┌─ The data

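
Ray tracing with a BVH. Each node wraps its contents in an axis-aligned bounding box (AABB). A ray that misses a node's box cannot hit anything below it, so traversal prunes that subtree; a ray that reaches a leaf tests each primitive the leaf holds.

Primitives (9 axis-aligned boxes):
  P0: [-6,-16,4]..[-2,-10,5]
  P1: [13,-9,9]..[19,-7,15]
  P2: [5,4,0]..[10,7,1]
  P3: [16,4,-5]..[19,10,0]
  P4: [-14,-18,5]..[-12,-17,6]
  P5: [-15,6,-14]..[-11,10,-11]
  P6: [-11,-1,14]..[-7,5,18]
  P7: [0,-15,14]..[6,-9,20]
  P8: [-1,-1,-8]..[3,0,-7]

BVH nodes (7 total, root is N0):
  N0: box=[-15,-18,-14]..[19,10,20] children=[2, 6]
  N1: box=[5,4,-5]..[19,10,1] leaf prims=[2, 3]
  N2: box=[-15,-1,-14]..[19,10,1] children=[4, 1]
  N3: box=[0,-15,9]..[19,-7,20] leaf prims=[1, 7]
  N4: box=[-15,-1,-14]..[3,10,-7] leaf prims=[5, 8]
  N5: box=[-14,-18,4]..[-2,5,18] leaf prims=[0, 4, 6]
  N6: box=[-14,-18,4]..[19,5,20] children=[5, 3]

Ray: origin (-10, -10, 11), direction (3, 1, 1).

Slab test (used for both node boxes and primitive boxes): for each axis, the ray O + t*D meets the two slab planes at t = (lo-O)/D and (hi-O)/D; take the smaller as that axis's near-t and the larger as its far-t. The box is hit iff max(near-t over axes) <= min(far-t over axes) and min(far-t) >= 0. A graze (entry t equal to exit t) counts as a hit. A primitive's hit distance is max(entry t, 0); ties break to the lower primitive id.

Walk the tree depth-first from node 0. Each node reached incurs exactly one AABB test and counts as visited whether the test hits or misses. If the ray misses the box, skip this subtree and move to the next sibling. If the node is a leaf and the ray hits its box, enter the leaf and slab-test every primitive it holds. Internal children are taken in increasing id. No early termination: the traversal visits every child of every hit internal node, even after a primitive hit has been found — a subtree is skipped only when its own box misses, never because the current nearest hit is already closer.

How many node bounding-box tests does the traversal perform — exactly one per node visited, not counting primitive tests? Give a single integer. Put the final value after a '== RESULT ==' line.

Walk:
N0 x:[-5/3,29/3] y:[-8,20] z:[-25,9] -> hit [-5/3,9], descend [2, 6]
  N2 x:[-5/3,29/3] y:[9,20] z:[-25,-10] -> miss, prune
  N6 x:[-4/3,29/3] y:[-8,15] z:[-7,9] -> hit [-4/3,9], descend [3, 5]
    N3 x:[10/3,29/3] y:[-5,3] z:[-2,9] -> miss, prune
    N5 x:[-4/3,8/3] y:[-8,15] z:[-7,7] -> hit [-4/3,8/3] leaf, test {P0(miss), P4(miss), P6(miss)}

order=[0, 2, 6, 3, 5]  |boxes|=5  |leaves|=1  hit=miss

== RESULT ==
5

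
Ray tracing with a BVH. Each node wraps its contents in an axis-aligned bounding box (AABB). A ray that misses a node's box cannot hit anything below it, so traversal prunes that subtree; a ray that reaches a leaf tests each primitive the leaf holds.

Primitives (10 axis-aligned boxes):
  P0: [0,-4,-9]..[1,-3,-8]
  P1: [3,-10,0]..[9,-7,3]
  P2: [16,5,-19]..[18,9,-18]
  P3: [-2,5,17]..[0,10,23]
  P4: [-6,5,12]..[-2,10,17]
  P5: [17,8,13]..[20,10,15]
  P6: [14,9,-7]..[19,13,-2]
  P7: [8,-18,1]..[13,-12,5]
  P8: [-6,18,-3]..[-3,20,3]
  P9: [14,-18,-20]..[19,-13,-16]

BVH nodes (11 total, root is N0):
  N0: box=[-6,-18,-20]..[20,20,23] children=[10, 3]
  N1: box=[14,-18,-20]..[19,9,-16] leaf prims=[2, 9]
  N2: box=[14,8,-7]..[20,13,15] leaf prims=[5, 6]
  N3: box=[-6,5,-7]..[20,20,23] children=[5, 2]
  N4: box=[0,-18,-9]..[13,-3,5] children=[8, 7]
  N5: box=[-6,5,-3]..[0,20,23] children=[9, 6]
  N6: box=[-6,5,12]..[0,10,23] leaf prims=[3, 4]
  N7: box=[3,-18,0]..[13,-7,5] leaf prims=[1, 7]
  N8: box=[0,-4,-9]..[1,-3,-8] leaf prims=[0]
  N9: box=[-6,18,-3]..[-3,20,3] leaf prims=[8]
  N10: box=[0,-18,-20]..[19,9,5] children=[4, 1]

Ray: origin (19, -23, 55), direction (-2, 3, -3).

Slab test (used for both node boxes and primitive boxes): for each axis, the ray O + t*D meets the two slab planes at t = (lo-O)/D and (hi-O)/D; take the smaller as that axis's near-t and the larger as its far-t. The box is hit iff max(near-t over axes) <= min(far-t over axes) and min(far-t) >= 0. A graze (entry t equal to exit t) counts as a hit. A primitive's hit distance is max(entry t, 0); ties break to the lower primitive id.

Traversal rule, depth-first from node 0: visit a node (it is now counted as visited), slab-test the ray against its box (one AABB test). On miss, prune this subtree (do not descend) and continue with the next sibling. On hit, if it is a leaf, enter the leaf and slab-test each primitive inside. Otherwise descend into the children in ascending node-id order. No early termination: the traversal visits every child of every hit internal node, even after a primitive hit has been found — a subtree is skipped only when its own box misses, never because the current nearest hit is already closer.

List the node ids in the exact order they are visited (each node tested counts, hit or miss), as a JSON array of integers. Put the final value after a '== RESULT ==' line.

Traverse from the root:
N0 x:[-1/2,25/2] y:[5/3,43/3] z:[32/3,25] -> hit [32/3,25/2], descend [3, 10]
  N3 x:[-1/2,25/2] y:[28/3,43/3] z:[32/3,62/3] -> hit [32/3,25/2], descend [2, 5]
    N2 x:[-1/2,5/2] y:[31/3,12] z:[40/3,62/3] -> miss, prune
    N5 x:[19/2,25/2] y:[28/3,43/3] z:[32/3,58/3] -> hit [32/3,25/2], descend [6, 9]
      N6 x:[19/2,25/2] y:[28/3,11] z:[32/3,43/3] -> hit [32/3,11] leaf, test {P3(miss), P4(miss)}
      N9 x:[11,25/2] y:[41/3,43/3] z:[52/3,58/3] -> miss, prune
  N10 x:[0,19/2] y:[5/3,32/3] z:[50/3,25] -> miss, prune

Summary -> nodes [0, 3, 2, 5, 6, 9, 10]; box-tests=7; leaf-entries=1; first=miss

== RESULT ==
[0, 3, 2, 5, 6, 9, 10]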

└─

Print every line of the records exactly. Omit nothing.

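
Ray tracing with a BVH. Each node wraps its contents in an axis-aligned bounding box (AABB). A ray that misses a node's box cannot hit anything below it, so traversal prunes that subtree; a ray that reaches a leaf tests each primitive the leaf holds.

Primitives (9 axis-aligned boxes):
  P0: [-6,-16,4]..[-2,-10,5]
  P1: [13,-9,9]..[19,-7,15]
  P2: [5,4,0]..[10,7,1]
  P3: [16,4,-5]..[19,10,0]
  P4: [-14,-18,5]..[-12,-17,6]
  P5: [-15,6,-14]..[-11,10,-11]
  P6: [-11,-1,14]..[-7,5,18]
  P7: [0,-15,14]..[6,-9,20]
  P8: [-1,-1,-8]..[3,0,-7]

BVH nodes (7 total, root is N0):
  N0: box=[-15,-18,-14]..[19,10,20] children=[2, 6]
  N1: box=[5,4,-5]..[19,10,1] leaf prims=[2, 3]
  N2: box=[-15,-1,-14]..[19,10,1] children=[4, 1]
  N3: box=[0,-15,9]..[19,-7,20] leaf prims=[1, 7]
  N4: box=[-15,-1,-14]..[3,10,-7] leaf prims=[5, 8]
  N5: box=[-14,-18,4]..[-2,5,18] leaf prims=[0, 4, 6]
  N6: box=[-14,-18,4]..[19,5,20] children=[5, 3]

Ray: origin (-10, -10, 11), direction (3, 1, 1).

Slab test (used for both node boxes and primitive boxes): for each axis, the ray O + t*D meets the two slab planes at t = (lo-O)/D and (hi-O)/D; take the smaller as that axis's near-t and the larger as its far-t. The box is hit iff max(near-t over axes) <= min(far-t over axes) and min(far-t) >= 0. A graze (entry t equal to exit t) counts as a hit. A primitive's hit distance is max(entry t, 0); ties break to the lower primitive id.

Walk the tree depth-first from node 0. Each node reached incurs exactly one AABB test and counts as visited whether the test hits or misses. If the ray misses the box, skip this subtree and move to the next sibling. If the node is a leaf and the ray hits its box, enter the leaf and slab-test every primitive it holds. Internal children are taken in increasing id. No early termination: the traversal visits every child of every hit internal node, even after a primitive hit has been found — a subtree is skipped only when its own box misses, never because the current nearest hit is already closer.

How many node bounding-box tests does the traversal perform — exactly one per node visited, not counting primitive tests? Give a single integer. Put the final value after a '== RESULT ==' line.

Walk:
N0 x:[-5/3,29/3] y:[-8,20] z:[-25,9] -> hit [-5/3,9], descend [2, 6]
  N2 x:[-5/3,29/3] y:[9,20] z:[-25,-10] -> miss, prune
  N6 x:[-4/3,29/3] y:[-8,15] z:[-7,9] -> hit [-4/3,9], descend [3, 5]
    N3 x:[10/3,29/3] y:[-5,3] z:[-2,9] -> miss, prune
    N5 x:[-4/3,8/3] y:[-8,15] z:[-7,7] -> hit [-4/3,8/3] leaf, test {P0(miss), P4(miss), P6(miss)}

order=[0, 2, 6, 3, 5]  |boxes|=5  |leaves|=1  hit=miss

== RESULT ==
5

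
Ray tracing with a BVH. Each node wraps its contents in an axis-aligned bounding box (AABB). A ray that misses a node's box cannot hit anything below it, so traversal prunes that subtree; a ray that reaches a leaf tests each primitive the leaf holds.

Primitives (10 axis-aligned boxes):
  P0: [0,-4,-9]..[1,-3,-8]
  P1: [3,-10,0]..[9,-7,3]
  P2: [16,5,-19]..[18,9,-18]
  P3: [-2,5,17]..[0,10,23]
  P4: [-6,5,12]..[-2,10,17]
  P5: [17,8,13]..[20,10,15]
  P6: [14,9,-7]..[19,13,-2]
  P7: [8,-18,1]..[13,-12,5]
  P8: [-6,18,-3]..[-3,20,3]
  P9: [14,-18,-20]..[19,-13,-16]

BVH nodes (11 total, root is N0):
  N0: box=[-6,-18,-20]..[20,20,23] children=[10, 3]
  N1: box=[14,-18,-20]..[19,9,-16] leaf prims=[2, 9]
  N2: box=[14,8,-7]..[20,13,15] leaf prims=[5, 6]
  N3: box=[-6,5,-7]..[20,20,23] children=[5, 2]
  N4: box=[0,-18,-9]..[13,-3,5] children=[8, 7]
  N5: box=[-6,5,-3]..[0,20,23] children=[9, 6]
  N6: box=[-6,5,12]..[0,10,23] leaf prims=[3, 4]
  N7: box=[3,-18,0]..[13,-7,5] leaf prims=[1, 7]
  N8: box=[0,-4,-9]..[1,-3,-8] leaf prims=[0]
  N9: box=[-6,18,-3]..[-3,20,3] leaf prims=[8]
  N10: box=[0,-18,-20]..[19,9,5] children=[4, 1]

Ray: origin (19, -23, 55), direction (-2, 3, -3).

Slab test (used for both node boxes and primitive boxes): for each axis, the ray O + t*D meets the two slab planes at t = (lo-O)/D and (hi-O)/D; take the smaller as that axis's near-t and the larger as its far-t. The box is hit iff max(near-t over axes) <= min(far-t over axes) and min(far-t) >= 0. A graze (entry t equal to exit t) counts as a hit. A primitive's hit distance is max(entry t, 0); ties break to the lower primitive id.

Traversal rule, depth-first from node 0: visit a node (it is now counted as visited), slab-test the ray against its box (one AABB test). On miss, prune this subtree (do not descend) and continue with the next sibling. On hit, if it is a leaf, enter the leaf and slab-test each primitive inside. Otherwise descend into the children in ascending node-id order. No early termination: the traversal visits every child of every hit internal node, even after a primitive hit has been found — a subtree is skipped only when its own box misses, never because the current nearest hit is already closer.

List the node ids in the exact order they are visited (each node tested counts, hit or miss), as a JSON array of integers. Put the final value after a '== RESULT ==' line.

Traverse from the root:
N0 x:[-1/2,25/2] y:[5/3,43/3] z:[32/3,25] -> hit [32/3,25/2], descend [3, 10]
  N3 x:[-1/2,25/2] y:[28/3,43/3] z:[32/3,62/3] -> hit [32/3,25/2], descend [2, 5]
    N2 x:[-1/2,5/2] y:[31/3,12] z:[40/3,62/3] -> miss, prune
    N5 x:[19/2,25/2] y:[28/3,43/3] z:[32/3,58/3] -> hit [32/3,25/2], descend [6, 9]
      N6 x:[19/2,25/2] y:[28/3,11] z:[32/3,43/3] -> hit [32/3,11] leaf, test {P3(miss), P4(miss)}
      N9 x:[11,25/2] y:[41/3,43/3] z:[52/3,58/3] -> miss, prune
  N10 x:[0,19/2] y:[5/3,32/3] z:[50/3,25] -> miss, prune

Summary -> nodes [0, 3, 2, 5, 6, 9, 10]; box-tests=7; leaf-entries=1; first=miss

== RESULT ==
[0, 3, 2, 5, 6, 9, 10]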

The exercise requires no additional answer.